**Work to be completed:**
Pull each line containing "error" from the data.
╭─ Dataset records
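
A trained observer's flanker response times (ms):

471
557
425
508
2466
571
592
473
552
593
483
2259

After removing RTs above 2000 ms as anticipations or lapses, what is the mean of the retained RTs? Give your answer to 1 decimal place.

Excluded: 2259, 2466
Retained (n=10): Σ = 5225
Mean = 5225/10 = 522.5000

522.5 ms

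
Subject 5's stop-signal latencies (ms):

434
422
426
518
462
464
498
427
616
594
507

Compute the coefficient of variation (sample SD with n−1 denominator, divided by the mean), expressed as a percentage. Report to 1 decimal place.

13.8%

n = 11, Σ = 5368, M = 488.0000
Σ(x−M)² = 45070.000; s = √(45070.000/10) = 67.1342
CV = 67.1342 / 488.0000 = 0.13757 = 13.757%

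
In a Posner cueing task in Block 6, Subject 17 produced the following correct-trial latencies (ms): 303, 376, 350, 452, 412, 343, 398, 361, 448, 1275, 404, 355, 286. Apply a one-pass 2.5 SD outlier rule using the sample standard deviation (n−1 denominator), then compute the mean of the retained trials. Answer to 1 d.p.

374.0 ms

n = 13, ΣRT = 5763, M = 443.308
Σ(x−M)² = 778690.77; s = √(778690.77/12) = 254.737
Cutoffs: 443.308 ± 2.5·254.737 → [-193.5, 1080.1]
Outside: 1275 → excluded.
Retained (n=12): Σ = 4488, mean = 4488/12 = 374.000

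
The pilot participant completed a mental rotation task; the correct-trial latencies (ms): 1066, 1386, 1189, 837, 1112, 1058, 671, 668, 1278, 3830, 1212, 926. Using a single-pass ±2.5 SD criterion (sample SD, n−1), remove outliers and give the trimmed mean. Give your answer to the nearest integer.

1037 ms

n = 12, ΣRT = 15233, M = 1269.417
Σ(x−M)² = 7715594.92; s = √(7715594.92/11) = 837.507
Cutoffs: 1269.417 ± 2.5·837.507 → [-824.4, 3363.2]
Outside: 3830 → excluded.
Retained (n=11): Σ = 11403, mean = 11403/11 = 1036.636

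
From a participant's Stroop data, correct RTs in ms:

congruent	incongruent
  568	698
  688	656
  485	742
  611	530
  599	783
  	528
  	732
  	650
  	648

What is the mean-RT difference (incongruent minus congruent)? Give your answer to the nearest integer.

M(congruent) = 2951/5 = 590.200
M(incongruent) = 5967/9 = 663.000
Difference = 663.000 − 590.200 = 72.800 ms

73 ms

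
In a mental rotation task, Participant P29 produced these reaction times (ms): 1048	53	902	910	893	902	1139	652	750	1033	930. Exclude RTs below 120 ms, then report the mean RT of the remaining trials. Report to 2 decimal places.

Excluded: 53
Retained (n=10): Σ = 9159
Mean = 9159/10 = 915.9000

915.90 ms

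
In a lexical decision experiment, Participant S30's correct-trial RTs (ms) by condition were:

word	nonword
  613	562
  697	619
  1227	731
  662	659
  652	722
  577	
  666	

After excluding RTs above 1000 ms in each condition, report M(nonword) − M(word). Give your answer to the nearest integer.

14 ms

word: exclude 1227
M(word) = 3867/6 = 644.500
M(nonword) = 3293/5 = 658.600
Difference = 658.600 − 644.500 = 14.100 ms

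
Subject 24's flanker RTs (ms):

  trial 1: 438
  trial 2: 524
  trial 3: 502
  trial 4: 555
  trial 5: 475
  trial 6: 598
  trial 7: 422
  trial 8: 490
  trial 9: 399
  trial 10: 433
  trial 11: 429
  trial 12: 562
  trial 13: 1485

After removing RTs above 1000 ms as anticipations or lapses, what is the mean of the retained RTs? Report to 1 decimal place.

Excluded: 1485
Retained (n=12): Σ = 5827
Mean = 5827/12 = 485.5833

485.6 ms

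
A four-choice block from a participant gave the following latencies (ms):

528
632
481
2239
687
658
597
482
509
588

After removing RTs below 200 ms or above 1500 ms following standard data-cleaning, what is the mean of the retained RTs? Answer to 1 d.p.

Excluded: 2239
Retained (n=9): Σ = 5162
Mean = 5162/9 = 573.5556

573.6 ms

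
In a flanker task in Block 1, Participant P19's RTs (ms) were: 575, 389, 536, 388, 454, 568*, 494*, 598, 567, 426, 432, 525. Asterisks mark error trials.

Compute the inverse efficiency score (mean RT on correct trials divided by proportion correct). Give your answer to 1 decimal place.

Correct trials (n=10): 575, 389, 536, 388, 454, 598, 567, 426, 432, 525
Mean correct RT = 4890/10 = 489.0000 ms
Proportion correct = 10/12
IES = 489.0000 / (10/12) = 586.800 ms

586.8 ms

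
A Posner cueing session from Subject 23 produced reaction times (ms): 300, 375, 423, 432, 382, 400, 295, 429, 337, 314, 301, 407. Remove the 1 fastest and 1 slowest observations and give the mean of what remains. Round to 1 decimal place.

Sorted: 295, 300, 301, 314, 337, 375, 382, 400, 407, 423, 429, 432
Drop lowest 1 (295) and highest 1 (432)
Remaining (n=10): Σ = 3668, mean = 3668/10 = 366.800

366.8 ms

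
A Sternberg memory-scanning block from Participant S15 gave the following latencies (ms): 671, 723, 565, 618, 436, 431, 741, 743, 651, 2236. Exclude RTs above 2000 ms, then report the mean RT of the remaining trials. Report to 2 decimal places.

619.89 ms

Excluded: 2236
Retained (n=9): Σ = 5579
Mean = 5579/9 = 619.8889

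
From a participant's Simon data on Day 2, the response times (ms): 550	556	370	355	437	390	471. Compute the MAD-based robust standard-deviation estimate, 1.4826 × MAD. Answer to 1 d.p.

99.3 ms

Sorted: 355, 370, 390, 437, 471, 550, 556 → median = 437
|x − 437| sorted: 0, 34, 47, 67, 82, 113, 119 → MAD = 67
Robust SD ≈ 1.4826 × 67 = 99.334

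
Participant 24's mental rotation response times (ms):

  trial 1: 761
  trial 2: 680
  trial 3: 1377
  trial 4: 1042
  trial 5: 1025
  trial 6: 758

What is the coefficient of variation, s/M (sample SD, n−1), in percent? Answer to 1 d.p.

n = 6, Σ = 5643, M = 940.5000
Σ(x−M)² = 341361.500; s = √(341361.500/5) = 261.2897
CV = 261.2897 / 940.5000 = 0.27782 = 27.782%

27.8%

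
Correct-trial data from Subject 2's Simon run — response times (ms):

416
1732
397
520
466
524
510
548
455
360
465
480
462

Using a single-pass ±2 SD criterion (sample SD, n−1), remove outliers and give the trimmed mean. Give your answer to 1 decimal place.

n = 13, ΣRT = 7335, M = 564.231
Σ(x−M)² = 1511086.31; s = √(1511086.31/12) = 354.858
Cutoffs: 564.231 ± 2·354.858 → [-145.5, 1273.9]
Outside: 1732 → excluded.
Retained (n=12): Σ = 5603, mean = 5603/12 = 466.917

466.9 ms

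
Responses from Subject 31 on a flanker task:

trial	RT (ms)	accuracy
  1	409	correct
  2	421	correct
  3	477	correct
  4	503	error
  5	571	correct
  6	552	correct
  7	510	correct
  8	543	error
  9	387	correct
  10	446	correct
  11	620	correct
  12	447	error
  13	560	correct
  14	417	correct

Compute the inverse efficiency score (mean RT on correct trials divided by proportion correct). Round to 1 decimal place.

621.3 ms

Correct trials (n=11): 409, 421, 477, 571, 552, 510, 387, 446, 620, 560, 417
Mean correct RT = 5370/11 = 488.1818 ms
Proportion correct = 11/14
IES = 488.1818 / (11/14) = 621.322 ms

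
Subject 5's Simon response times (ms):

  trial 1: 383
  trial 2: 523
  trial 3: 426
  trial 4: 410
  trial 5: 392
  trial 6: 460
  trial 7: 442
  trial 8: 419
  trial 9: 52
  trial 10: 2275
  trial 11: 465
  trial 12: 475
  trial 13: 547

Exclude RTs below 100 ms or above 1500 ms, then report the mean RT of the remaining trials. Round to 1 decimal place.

Excluded: 52, 2275
Retained (n=11): Σ = 4942
Mean = 4942/11 = 449.2727

449.3 ms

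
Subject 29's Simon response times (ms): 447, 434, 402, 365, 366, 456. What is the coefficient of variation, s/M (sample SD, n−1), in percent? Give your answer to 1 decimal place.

9.8%

n = 6, Σ = 2470, M = 411.6667
Σ(x−M)² = 8069.333; s = √(8069.333/5) = 40.1730
CV = 40.1730 / 411.6667 = 0.09759 = 9.759%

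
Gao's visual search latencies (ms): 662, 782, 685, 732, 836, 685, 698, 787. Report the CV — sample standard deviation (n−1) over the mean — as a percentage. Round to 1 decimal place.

n = 8, Σ = 5867, M = 733.3750
Σ(x−M)² = 26799.875; s = √(26799.875/7) = 61.8753
CV = 61.8753 / 733.3750 = 0.08437 = 8.437%

8.4%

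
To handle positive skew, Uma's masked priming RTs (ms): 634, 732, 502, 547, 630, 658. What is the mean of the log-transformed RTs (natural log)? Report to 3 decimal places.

6.418

ln(RT): 6.4520, 6.5958, 6.2186, 6.3044, 6.4457, 6.4892
Σ ln(RT) = 38.5058
Mean = 38.5058/6 = 6.41763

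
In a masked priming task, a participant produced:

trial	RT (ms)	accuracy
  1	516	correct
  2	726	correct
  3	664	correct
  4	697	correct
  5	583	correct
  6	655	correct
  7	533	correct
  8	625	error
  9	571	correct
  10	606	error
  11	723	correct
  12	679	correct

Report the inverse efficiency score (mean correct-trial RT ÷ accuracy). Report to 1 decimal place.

Correct trials (n=10): 516, 726, 664, 697, 583, 655, 533, 571, 723, 679
Mean correct RT = 6347/10 = 634.7000 ms
Proportion correct = 10/12
IES = 634.7000 / (10/12) = 761.640 ms

761.6 ms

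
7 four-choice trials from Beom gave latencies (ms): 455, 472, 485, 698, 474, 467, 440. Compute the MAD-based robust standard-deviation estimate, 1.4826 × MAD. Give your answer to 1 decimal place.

19.3 ms

Sorted: 440, 455, 467, 472, 474, 485, 698 → median = 472
|x − 472| sorted: 0, 2, 5, 13, 17, 32, 226 → MAD = 13
Robust SD ≈ 1.4826 × 13 = 19.274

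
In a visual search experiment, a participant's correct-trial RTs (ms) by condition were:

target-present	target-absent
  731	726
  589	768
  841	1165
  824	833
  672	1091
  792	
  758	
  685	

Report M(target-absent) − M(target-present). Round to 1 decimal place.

M(target-present) = 5892/8 = 736.500
M(target-absent) = 4583/5 = 916.600
Difference = 916.600 − 736.500 = 180.100 ms

180.1 ms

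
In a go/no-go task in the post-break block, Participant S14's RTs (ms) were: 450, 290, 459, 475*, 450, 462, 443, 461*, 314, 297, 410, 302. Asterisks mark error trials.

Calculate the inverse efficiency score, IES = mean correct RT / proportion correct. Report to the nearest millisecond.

465 ms

Correct trials (n=10): 450, 290, 459, 450, 462, 443, 314, 297, 410, 302
Mean correct RT = 3877/10 = 387.7000 ms
Proportion correct = 10/12
IES = 387.7000 / (10/12) = 465.240 ms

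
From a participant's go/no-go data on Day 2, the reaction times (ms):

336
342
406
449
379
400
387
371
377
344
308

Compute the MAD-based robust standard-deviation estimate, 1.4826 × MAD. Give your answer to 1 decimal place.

43.0 ms

Sorted: 308, 336, 342, 344, 371, 377, 379, 387, 400, 406, 449 → median = 377
|x − 377| sorted: 0, 2, 6, 10, 23, 29, 33, 35, 41, 69, 72 → MAD = 29
Robust SD ≈ 1.4826 × 29 = 42.995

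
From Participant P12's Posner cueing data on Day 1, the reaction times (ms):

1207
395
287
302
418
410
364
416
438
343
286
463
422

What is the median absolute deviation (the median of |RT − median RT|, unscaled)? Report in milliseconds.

46 ms

Sorted: 286, 287, 302, 343, 364, 395, 410, 416, 418, 422, 438, 463, 1207 → median = 410
|x − 410|: 797, 15, 123, 108, 8, 0, 46, 6, 28, 67, 124, 53, 12
Sorted deviations: 0, 6, 8, 12, 15, 28, 46, 53, 67, 108, 123, 124, 797 → MAD = 46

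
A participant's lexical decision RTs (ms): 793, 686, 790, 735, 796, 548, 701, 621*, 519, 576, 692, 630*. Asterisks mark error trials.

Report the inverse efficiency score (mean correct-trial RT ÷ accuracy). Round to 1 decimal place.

Correct trials (n=10): 793, 686, 790, 735, 796, 548, 701, 519, 576, 692
Mean correct RT = 6836/10 = 683.6000 ms
Proportion correct = 10/12
IES = 683.6000 / (10/12) = 820.320 ms

820.3 ms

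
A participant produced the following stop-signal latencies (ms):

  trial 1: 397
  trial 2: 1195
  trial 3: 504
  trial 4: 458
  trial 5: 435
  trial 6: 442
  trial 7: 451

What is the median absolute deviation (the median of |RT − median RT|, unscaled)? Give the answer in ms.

16 ms

Sorted: 397, 435, 442, 451, 458, 504, 1195 → median = 451
|x − 451|: 54, 744, 53, 7, 16, 9, 0
Sorted deviations: 0, 7, 9, 16, 53, 54, 744 → MAD = 16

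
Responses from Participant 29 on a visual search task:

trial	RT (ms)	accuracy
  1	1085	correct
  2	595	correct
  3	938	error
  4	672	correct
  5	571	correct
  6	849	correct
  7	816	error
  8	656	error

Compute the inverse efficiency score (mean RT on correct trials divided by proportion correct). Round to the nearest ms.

1207 ms

Correct trials (n=5): 1085, 595, 672, 571, 849
Mean correct RT = 3772/5 = 754.4000 ms
Proportion correct = 5/8
IES = 754.4000 / (5/8) = 1207.040 ms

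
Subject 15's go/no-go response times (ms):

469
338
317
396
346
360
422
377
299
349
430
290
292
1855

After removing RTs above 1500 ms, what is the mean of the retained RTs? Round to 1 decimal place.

360.4 ms

Excluded: 1855
Retained (n=13): Σ = 4685
Mean = 4685/13 = 360.3846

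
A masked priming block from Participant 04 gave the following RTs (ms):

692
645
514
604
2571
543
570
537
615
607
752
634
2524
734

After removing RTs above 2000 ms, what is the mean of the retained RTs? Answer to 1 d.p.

620.6 ms

Excluded: 2524, 2571
Retained (n=12): Σ = 7447
Mean = 7447/12 = 620.5833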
╰─
**Your response:**
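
In a flanker task in Block 1, Participant P19's RTs (ms) were: 575, 389, 536, 388, 454, 568*, 494*, 598, 567, 426, 432, 525. Asterisks mark error trials.
  4	503	error
  8	543	error
  12	447	error
  8	625	error
  10	606	error
In a go/no-go task in the post-break block, Participant S14's RTs (ms) were: 450, 290, 459, 475*, 450, 462, 443, 461*, 314, 297, 410, 302. Asterisks mark error trials.
A participant's lexical decision RTs (ms): 793, 686, 790, 735, 796, 548, 701, 621*, 519, 576, 692, 630*. Asterisks mark error trials.
  3	938	error
  7	816	error
  8	656	error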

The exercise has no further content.